- **DATASET RECORDS**
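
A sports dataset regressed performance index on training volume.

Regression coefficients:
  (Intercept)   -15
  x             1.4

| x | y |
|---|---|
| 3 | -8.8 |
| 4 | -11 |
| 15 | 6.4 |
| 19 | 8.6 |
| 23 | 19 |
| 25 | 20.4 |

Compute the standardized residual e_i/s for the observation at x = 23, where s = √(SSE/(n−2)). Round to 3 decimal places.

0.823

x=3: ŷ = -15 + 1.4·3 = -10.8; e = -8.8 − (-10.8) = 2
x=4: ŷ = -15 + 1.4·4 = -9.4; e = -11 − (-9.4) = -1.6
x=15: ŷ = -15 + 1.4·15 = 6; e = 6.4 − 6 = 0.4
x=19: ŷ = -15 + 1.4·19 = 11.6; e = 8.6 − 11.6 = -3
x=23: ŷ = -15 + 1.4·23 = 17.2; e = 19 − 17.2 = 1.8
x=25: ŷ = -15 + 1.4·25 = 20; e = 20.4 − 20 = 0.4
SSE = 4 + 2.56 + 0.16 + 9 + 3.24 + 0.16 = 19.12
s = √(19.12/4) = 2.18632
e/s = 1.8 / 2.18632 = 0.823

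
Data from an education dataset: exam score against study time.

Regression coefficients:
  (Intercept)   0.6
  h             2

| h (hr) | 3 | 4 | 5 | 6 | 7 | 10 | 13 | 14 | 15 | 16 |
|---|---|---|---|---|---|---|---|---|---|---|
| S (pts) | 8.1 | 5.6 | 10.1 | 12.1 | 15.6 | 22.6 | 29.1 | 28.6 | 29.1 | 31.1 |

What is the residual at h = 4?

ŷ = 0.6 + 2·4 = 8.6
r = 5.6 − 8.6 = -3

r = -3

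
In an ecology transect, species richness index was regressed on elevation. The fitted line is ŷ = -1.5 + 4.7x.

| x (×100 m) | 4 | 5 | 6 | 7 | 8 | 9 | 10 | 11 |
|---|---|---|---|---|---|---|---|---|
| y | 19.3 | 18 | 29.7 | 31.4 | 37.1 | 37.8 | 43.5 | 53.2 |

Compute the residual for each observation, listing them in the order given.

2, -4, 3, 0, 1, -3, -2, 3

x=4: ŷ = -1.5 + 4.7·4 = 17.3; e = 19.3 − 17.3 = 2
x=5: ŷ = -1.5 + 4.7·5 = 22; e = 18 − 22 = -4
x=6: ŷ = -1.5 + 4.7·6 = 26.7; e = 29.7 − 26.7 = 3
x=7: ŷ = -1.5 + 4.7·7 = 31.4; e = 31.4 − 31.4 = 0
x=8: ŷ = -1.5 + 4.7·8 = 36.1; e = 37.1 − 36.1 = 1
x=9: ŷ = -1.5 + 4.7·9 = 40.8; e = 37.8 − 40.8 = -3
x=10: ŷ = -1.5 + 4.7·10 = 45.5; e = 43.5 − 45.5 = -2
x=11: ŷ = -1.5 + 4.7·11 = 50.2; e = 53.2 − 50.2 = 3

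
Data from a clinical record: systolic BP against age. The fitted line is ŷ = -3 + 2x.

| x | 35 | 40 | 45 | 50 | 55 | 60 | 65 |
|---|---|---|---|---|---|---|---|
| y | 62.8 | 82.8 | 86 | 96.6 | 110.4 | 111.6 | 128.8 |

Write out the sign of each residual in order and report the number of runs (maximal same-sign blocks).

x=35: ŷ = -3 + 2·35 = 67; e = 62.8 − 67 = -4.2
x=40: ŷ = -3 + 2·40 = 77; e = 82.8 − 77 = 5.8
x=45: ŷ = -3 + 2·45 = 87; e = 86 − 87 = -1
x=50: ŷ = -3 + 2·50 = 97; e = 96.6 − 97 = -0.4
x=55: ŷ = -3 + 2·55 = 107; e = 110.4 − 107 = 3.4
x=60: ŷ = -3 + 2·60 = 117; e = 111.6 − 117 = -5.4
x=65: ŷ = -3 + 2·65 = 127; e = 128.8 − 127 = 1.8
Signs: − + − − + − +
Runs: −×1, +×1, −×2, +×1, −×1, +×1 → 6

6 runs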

- **THE PROBLEM**
Copy out all lines above holding "index".

- **TASK OUTPUT**
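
A sports dataset regressed performance index on training volume.
In an ecology transect, species richness index was regressed on elevation. The fitted line is ŷ = -1.5 + 4.7x.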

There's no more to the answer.